*REQUIRED ACTION*
Make an exact copy of every entry, from the first line to the last.

*WORKING DATA*
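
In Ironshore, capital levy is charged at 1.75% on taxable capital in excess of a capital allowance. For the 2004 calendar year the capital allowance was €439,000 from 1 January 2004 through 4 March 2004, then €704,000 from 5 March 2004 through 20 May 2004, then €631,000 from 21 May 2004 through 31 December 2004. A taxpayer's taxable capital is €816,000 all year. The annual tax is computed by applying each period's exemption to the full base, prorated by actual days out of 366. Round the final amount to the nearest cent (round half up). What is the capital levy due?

1 January – 4 March 2004: 64 days, exemption €439,000 → (€816,000 − €439,000) × 1.75% × 64/366 = €1,153.6612
5 March – 20 May 2004: 77 days, exemption €704,000 → (€816,000 − €704,000) × 1.75% × 77/366 = €412.3497
21 May – 31 December 2004: 225 days, exemption €631,000 → (€816,000 − €631,000) × 1.75% × 225/366 = €1,990.2664
Total = €3,556.2773

€3,556.28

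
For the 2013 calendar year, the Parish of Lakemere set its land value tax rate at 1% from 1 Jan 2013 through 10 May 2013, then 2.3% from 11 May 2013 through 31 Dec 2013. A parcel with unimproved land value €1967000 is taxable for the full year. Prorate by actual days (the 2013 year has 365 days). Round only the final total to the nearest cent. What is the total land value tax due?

1 Jan – 10 May 2013: 130 days at 1% → €1967000 × 1% × 130/365 = €7005.7534
11 May – 31 Dec 2013: 235 days at 2.3% → €1967000 × 2.3% × 235/365 = €29127.7671
Total = €36133.5205

€36133.52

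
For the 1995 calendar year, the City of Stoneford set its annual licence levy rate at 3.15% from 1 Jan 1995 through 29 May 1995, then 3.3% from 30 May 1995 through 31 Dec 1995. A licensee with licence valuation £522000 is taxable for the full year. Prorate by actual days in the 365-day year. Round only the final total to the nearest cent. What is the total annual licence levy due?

1 Jan – 29 May 1995: 149 days at 3.15% → £522000 × 3.15% × 149/365 = £6712.3479
30 May – 31 Dec 1995: 216 days at 3.3% → £522000 × 3.3% × 216/365 = £10194.0164
Total = £16906.3644

£16906.36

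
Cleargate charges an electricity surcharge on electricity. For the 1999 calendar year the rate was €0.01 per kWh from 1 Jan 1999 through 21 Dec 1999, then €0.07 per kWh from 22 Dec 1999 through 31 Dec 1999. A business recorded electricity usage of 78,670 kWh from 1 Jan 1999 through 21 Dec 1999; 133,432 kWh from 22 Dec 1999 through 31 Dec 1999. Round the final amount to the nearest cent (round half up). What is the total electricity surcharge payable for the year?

1 Jan – 21 Dec 1999: 78,670 kWh at €0.01/kWh → €786.70
22 Dec – 31 Dec 1999: 133,432 kWh at €0.07/kWh → €9,340.24

€10,126.94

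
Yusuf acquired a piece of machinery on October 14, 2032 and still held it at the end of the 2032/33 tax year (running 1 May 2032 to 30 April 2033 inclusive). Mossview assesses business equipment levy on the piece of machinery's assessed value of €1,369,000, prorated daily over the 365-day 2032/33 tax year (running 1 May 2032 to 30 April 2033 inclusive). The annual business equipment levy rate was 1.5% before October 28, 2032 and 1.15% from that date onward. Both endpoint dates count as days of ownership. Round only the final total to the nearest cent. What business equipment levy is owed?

October 14 – October 27, 2032: 14 days at 1.5% → €1,369,000 × 1.5% × 14/365 = €787.6438
October 28, 2032 – April 30, 2033: 185 days at 1.15% → €1,369,000 × 1.15% × 185/365 = €7,979.5822
Total = €8,767.2260

€8,767.23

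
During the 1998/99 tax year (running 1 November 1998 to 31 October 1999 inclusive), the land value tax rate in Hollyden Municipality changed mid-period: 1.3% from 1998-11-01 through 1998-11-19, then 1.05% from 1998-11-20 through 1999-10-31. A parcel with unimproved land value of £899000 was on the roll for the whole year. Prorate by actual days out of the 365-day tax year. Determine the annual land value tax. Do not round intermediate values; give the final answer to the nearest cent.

£9556.49

1998-11-01 to 1998-11-19: 19 days at 1.3% → £899000 × 1.3% × 19/365 = £608.3644
1998-11-20 to 1999-10-31: 346 days at 1.05% → £899000 × 1.05% × 346/365 = £8948.1288
Total = £9556.4932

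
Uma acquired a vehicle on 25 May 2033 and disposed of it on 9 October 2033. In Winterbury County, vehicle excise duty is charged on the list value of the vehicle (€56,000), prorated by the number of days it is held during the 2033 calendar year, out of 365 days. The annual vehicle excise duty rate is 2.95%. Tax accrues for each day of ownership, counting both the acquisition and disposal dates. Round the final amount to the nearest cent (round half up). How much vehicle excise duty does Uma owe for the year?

€624.59

Days held (25 May – 9 October 2033): 138 out of 365
Tax = €56,000 × 2.95% × 138/365 = €624.5918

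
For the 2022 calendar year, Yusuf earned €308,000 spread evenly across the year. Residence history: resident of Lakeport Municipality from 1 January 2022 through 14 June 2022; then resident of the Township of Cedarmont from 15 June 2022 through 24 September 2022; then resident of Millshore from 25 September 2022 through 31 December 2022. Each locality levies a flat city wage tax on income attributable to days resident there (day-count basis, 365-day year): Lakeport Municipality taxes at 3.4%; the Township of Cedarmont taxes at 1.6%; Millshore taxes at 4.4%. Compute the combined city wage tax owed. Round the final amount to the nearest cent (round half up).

€9,749.68

Lakeport Municipality, 1 January – 14 June 2022: 165 days → €308,000 × 3.4% × 165/365 = €4,733.9178
The Township of Cedarmont, 15 June – 24 September 2022: 102 days → €308,000 × 1.6% × 102/365 = €1,377.1397
Millshore, 25 September – 31 December 2022: 98 days → €308,000 × 4.4% × 98/365 = €3,638.6192
Total = €9,749.6767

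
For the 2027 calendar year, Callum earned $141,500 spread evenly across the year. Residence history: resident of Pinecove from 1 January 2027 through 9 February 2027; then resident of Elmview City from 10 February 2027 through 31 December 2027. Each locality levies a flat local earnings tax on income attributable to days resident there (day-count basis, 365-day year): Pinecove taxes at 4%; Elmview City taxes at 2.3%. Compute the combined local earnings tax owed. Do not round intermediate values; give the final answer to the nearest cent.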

*RESULT OF THIS TASK*
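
In Ironshore, capital levy is charged at 1.75% on taxable capital in excess of a capital allowance. For the 2004 calendar year the capital allowance was €439,000 from 1 January 2004 through 4 March 2004, then €704,000 from 5 March 2004 through 20 May 2004, then €631,000 from 21 May 2004 through 31 December 2004. A taxpayer's taxable capital is €816,000 all year. The annual tax is computed by applying each period's exemption to the full base, prorated by actual days out of 366. Round the final amount to the nearest cent (round half up). What is the capital levy due?

1 January – 4 March 2004: 64 days, exemption €439,000 → (€816,000 − €439,000) × 1.75% × 64/366 = €1,153.6612
5 March – 20 May 2004: 77 days, exemption €704,000 → (€816,000 − €704,000) × 1.75% × 77/366 = €412.3497
21 May – 31 December 2004: 225 days, exemption €631,000 → (€816,000 − €631,000) × 1.75% × 225/366 = €1,990.2664
Total = €3,556.2773

€3,556.28

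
For the 2013 calendar year, the Parish of Lakemere set its land value tax rate at 1% from 1 Jan 2013 through 10 May 2013, then 2.3% from 11 May 2013 through 31 Dec 2013. A parcel with unimproved land value €1967000 is taxable for the full year. Prorate by actual days (the 2013 year has 365 days). Round only the final total to the nearest cent. What is the total land value tax due?

1 Jan – 10 May 2013: 130 days at 1% → €1967000 × 1% × 130/365 = €7005.7534
11 May – 31 Dec 2013: 235 days at 2.3% → €1967000 × 2.3% × 235/365 = €29127.7671
Total = €36133.5205

€36133.52

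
For the 1995 calendar year, the City of Stoneford set its annual licence levy rate at 3.15% from 1 Jan 1995 through 29 May 1995, then 3.3% from 30 May 1995 through 31 Dec 1995. A licensee with licence valuation £522000 is taxable for the full year. Prorate by actual days in the 365-day year. Round only the final total to the nearest cent. What is the total annual licence levy due?

1 Jan – 29 May 1995: 149 days at 3.15% → £522000 × 3.15% × 149/365 = £6712.3479
30 May – 31 Dec 1995: 216 days at 3.3% → £522000 × 3.3% × 216/365 = £10194.0164
Total = £16906.3644

£16906.36

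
Cleargate charges an electricity surcharge on electricity. For the 1999 calendar year the rate was €0.01 per kWh from 1 Jan 1999 through 21 Dec 1999, then €0.07 per kWh from 22 Dec 1999 through 31 Dec 1999. A business recorded electricity usage of 78,670 kWh from 1 Jan 1999 through 21 Dec 1999; 133,432 kWh from 22 Dec 1999 through 31 Dec 1999. Round the final amount to the nearest cent (round half up). What is the total electricity surcharge payable for the year?

1 Jan – 21 Dec 1999: 78,670 kWh at €0.01/kWh → €786.70
22 Dec – 31 Dec 1999: 133,432 kWh at €0.07/kWh → €9,340.24

€10,126.94

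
Yusuf acquired a piece of machinery on October 14, 2032 and still held it at the end of the 2032/33 tax year (running 1 May 2032 to 30 April 2033 inclusive). Mossview assesses business equipment levy on the piece of machinery's assessed value of €1,369,000, prorated daily over the 365-day 2032/33 tax year (running 1 May 2032 to 30 April 2033 inclusive). The annual business equipment levy rate was 1.5% before October 28, 2032 and 1.15% from that date onward. Both endpoint dates count as days of ownership. Round only the final total to the nearest cent. What business equipment levy is owed?

October 14 – October 27, 2032: 14 days at 1.5% → €1,369,000 × 1.5% × 14/365 = €787.6438
October 28, 2032 – April 30, 2033: 185 days at 1.15% → €1,369,000 × 1.15% × 185/365 = €7,979.5822
Total = €8,767.2260

€8,767.23

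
During the 1998/99 tax year (running 1 November 1998 to 31 October 1999 inclusive), the land value tax rate in Hollyden Municipality changed mid-period: 1.3% from 1998-11-01 through 1998-11-19, then 1.05% from 1998-11-20 through 1999-10-31. A parcel with unimproved land value of £899000 was on the roll for the whole year. Prorate by actual days out of the 365-day tax year. Determine the annual land value tax. Do not round intermediate values; give the final answer to the nearest cent.

£9556.49

1998-11-01 to 1998-11-19: 19 days at 1.3% → £899000 × 1.3% × 19/365 = £608.3644
1998-11-20 to 1999-10-31: 346 days at 1.05% → £899000 × 1.05% × 346/365 = £8948.1288
Total = £9556.4932

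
Uma acquired a vehicle on 25 May 2033 and disposed of it on 9 October 2033. In Winterbury County, vehicle excise duty is charged on the list value of the vehicle (€56,000), prorated by the number of days it is held during the 2033 calendar year, out of 365 days. The annual vehicle excise duty rate is 2.95%. Tax accrues for each day of ownership, counting both the acquisition and disposal dates. Round the final amount to the nearest cent (round half up). How much vehicle excise duty does Uma owe for the year?

€624.59

Days held (25 May – 9 October 2033): 138 out of 365
Tax = €56,000 × 2.95% × 138/365 = €624.5918

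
For the 2022 calendar year, Yusuf earned €308,000 spread evenly across the year. Residence history: resident of Lakeport Municipality from 1 January 2022 through 14 June 2022; then resident of the Township of Cedarmont from 15 June 2022 through 24 September 2022; then resident of Millshore from 25 September 2022 through 31 December 2022. Each locality levies a flat city wage tax on income attributable to days resident there (day-count basis, 365-day year): Lakeport Municipality taxes at 3.4%; the Township of Cedarmont taxes at 1.6%; Millshore taxes at 4.4%. Compute the combined city wage tax owed. Round the final amount to the nearest cent (round half up).

€9,749.68

Lakeport Municipality, 1 January – 14 June 2022: 165 days → €308,000 × 3.4% × 165/365 = €4,733.9178
The Township of Cedarmont, 15 June – 24 September 2022: 102 days → €308,000 × 1.6% × 102/365 = €1,377.1397
Millshore, 25 September – 31 December 2022: 98 days → €308,000 × 4.4% × 98/365 = €3,638.6192
Total = €9,749.6767

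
For the 2027 calendar year, Callum earned $141,500 spread evenly across the year. Residence history: resident of Pinecove from 1 January 2027 through 9 February 2027; then resident of Elmview City from 10 February 2027 through 31 December 2027. Each locality levies a flat local earnings tax on income attributable to days resident there (day-count basis, 365-day year): Pinecove taxes at 4%; Elmview City taxes at 2.3%. Compute the combined local earnings tax owed. Do not round intermediate values; give the final answer to the nearest cent.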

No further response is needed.